● **SOURCE INFORMATION**
+ + + + +

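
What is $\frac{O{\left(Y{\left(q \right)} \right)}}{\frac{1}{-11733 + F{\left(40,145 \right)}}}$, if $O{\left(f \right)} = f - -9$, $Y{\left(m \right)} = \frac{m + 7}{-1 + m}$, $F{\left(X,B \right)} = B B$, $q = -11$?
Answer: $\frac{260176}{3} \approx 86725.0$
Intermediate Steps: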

+ + + + +

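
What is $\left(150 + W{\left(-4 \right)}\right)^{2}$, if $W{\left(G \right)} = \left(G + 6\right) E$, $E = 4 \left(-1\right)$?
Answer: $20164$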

+ + + + +

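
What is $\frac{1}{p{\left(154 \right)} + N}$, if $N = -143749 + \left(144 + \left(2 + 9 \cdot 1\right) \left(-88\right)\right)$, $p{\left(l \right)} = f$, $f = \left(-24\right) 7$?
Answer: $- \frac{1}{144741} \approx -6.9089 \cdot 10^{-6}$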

+ + + + +

● **TASK DIRECTIONS**
From the data above, reproduce word for word the lines running from the line with "What is $\left(150" to the line with "Answer: $20164$", ends included.

● **TASK RESPONSE**
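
What is $\left(150 + W{\left(-4 \right)}\right)^{2}$, if $W{\left(G \right)} = \left(G + 6\right) E$, $E = 4 \left(-1\right)$?
Answer: $20164$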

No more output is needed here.